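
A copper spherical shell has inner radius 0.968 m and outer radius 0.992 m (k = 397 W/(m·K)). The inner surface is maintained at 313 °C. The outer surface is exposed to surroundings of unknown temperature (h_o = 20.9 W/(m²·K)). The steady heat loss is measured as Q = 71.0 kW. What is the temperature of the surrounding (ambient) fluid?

T_out = 37.9 °C

Series resistances:
  R_copper = (1/0.968 − 1/0.992)/(4πk) = 0.02499/(4π·397) = 5.010×10^-6 K/W
  R_conv,out = 1/(4πr²h) = 1/(4π·0.992²·20.9) = 0.003869 K/W
ΣR = 0.003874 K/W
ΔT = Q·ΣR = 71000 × 0.003874 = 275.1 K
Heat flows outward, so T_out = T_in − ΔT = 313 − 275.1 = 37.9 °C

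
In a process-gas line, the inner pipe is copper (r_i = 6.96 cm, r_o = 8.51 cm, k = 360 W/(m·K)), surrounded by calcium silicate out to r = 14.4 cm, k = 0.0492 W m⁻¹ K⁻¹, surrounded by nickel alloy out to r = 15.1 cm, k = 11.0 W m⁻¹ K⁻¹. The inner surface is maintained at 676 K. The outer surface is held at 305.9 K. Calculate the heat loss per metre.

Resistance network (inner→outer):
  R'_copper = ln(0.0851/0.0696)/(2πk) = 0.2011/(2π·360) = 8.889×10^-5 m·K/W
  R'_calcium silicate = ln(0.144/0.0851)/(2πk) = 0.5260/(2π·0.0492) = 1.701 m·K/W
  R'_nickel alloy = ln(0.151/0.144)/(2πk) = 0.04747/(2π·11.0) = 6.868×10^-4 m·K/W
ΣR = 8.889×10^-5 + 1.701 + 6.868×10^-4 = 1.702 m·K/W
Q' = ΔT/ΣR = (676 K − 305.9 K)/1.702 = 217 W/m

Q' = 217 W/m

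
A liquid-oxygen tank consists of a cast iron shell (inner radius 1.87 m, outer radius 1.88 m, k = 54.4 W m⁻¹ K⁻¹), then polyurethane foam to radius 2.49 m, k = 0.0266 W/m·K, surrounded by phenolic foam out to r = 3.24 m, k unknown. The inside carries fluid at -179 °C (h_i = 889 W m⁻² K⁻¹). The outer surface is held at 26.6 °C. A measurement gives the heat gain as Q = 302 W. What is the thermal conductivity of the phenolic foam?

ΣR = ΔT/Q = |-179 − 26.6|/302 = 0.6808 K/W
Known resistances:
  R_conv,in = 1/(4πr²h) = 1/(4π·1.87²·889) = 2.560×10^-5 K/W
  R_cast iron = (1/1.87 − 1/1.88)/(4πk) = 0.002844/(4π·54.4) = 4.161×10^-6 K/W
  R_polyurethane foam = (1/1.88 − 1/2.49)/(4πk) = 0.1303/(4π·0.0266) = 0.3898 K/W
R_phenolic foam = ΣR − ΣR_known = 0.6808 − 0.3898 = 0.2910 K/W
(1/r₁−1/r₂)/(4πk) = 0.2910 ⇒ k = 0.09296/(4π·0.2910) = 0.0254 W/m·K

k = 0.0254 W/m·K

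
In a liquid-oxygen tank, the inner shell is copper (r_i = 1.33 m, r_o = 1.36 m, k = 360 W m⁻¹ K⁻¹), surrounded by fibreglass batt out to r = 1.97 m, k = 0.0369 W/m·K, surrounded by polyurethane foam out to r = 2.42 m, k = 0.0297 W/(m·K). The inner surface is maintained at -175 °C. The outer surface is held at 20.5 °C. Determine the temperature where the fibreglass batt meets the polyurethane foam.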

_Problem to solve_: When you answer, repeat every record exactly, omitting nothing.

_Answer section_:
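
A copper spherical shell has inner radius 0.968 m and outer radius 0.992 m (k = 397 W/(m·K)). The inner surface is maintained at 313 °C. The outer surface is exposed to surroundings of unknown temperature (h_o = 20.9 W/(m²·K)). The steady heat loss is measured as Q = 71.0 kW. What is the temperature of the surrounding (ambient) fluid?

T_out = 37.9 °C

Series resistances:
  R_copper = (1/0.968 − 1/0.992)/(4πk) = 0.02499/(4π·397) = 5.010×10^-6 K/W
  R_conv,out = 1/(4πr²h) = 1/(4π·0.992²·20.9) = 0.003869 K/W
ΣR = 0.003874 K/W
ΔT = Q·ΣR = 71000 × 0.003874 = 275.1 K
Heat flows outward, so T_out = T_in − ΔT = 313 − 275.1 = 37.9 °C

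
In a process-gas line, the inner pipe is copper (r_i = 6.96 cm, r_o = 8.51 cm, k = 360 W/(m·K)), surrounded by calcium silicate out to r = 14.4 cm, k = 0.0492 W m⁻¹ K⁻¹, surrounded by nickel alloy out to r = 15.1 cm, k = 11.0 W m⁻¹ K⁻¹. The inner surface is maintained at 676 K. The outer surface is held at 305.9 K. Calculate the heat loss per metre.

Resistance network (inner→outer):
  R'_copper = ln(0.0851/0.0696)/(2πk) = 0.2011/(2π·360) = 8.889×10^-5 m·K/W
  R'_calcium silicate = ln(0.144/0.0851)/(2πk) = 0.5260/(2π·0.0492) = 1.701 m·K/W
  R'_nickel alloy = ln(0.151/0.144)/(2πk) = 0.04747/(2π·11.0) = 6.868×10^-4 m·K/W
ΣR = 8.889×10^-5 + 1.701 + 6.868×10^-4 = 1.702 m·K/W
Q' = ΔT/ΣR = (676 K − 305.9 K)/1.702 = 217 W/m

Q' = 217 W/m

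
A liquid-oxygen tank consists of a cast iron shell (inner radius 1.87 m, outer radius 1.88 m, k = 54.4 W m⁻¹ K⁻¹), then polyurethane foam to radius 2.49 m, k = 0.0266 W/m·K, surrounded by phenolic foam out to r = 3.24 m, k unknown. The inside carries fluid at -179 °C (h_i = 889 W m⁻² K⁻¹). The outer surface is held at 26.6 °C. A measurement gives the heat gain as Q = 302 W. What is the thermal conductivity of the phenolic foam?

ΣR = ΔT/Q = |-179 − 26.6|/302 = 0.6808 K/W
Known resistances:
  R_conv,in = 1/(4πr²h) = 1/(4π·1.87²·889) = 2.560×10^-5 K/W
  R_cast iron = (1/1.87 − 1/1.88)/(4πk) = 0.002844/(4π·54.4) = 4.161×10^-6 K/W
  R_polyurethane foam = (1/1.88 − 1/2.49)/(4πk) = 0.1303/(4π·0.0266) = 0.3898 K/W
R_phenolic foam = ΣR − ΣR_known = 0.6808 − 0.3898 = 0.2910 K/W
(1/r₁−1/r₂)/(4πk) = 0.2910 ⇒ k = 0.09296/(4π·0.2910) = 0.0254 W/m·K

k = 0.0254 W/m·K

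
In a liquid-oxygen tank, the inner shell is copper (r_i = 1.33 m, r_o = 1.36 m, k = 360 W m⁻¹ K⁻¹), surrounded by fibreglass batt out to r = 1.97 m, k = 0.0369 W/m·K, surrounded by polyurethane foam out to r = 2.42 m, k = 0.0297 W/(m·K). The inner surface is maintained at -175 °C. The outer surface is held at 20.5 °C. Determine the temperature where the fibreglass batt meets the polyurethane foam.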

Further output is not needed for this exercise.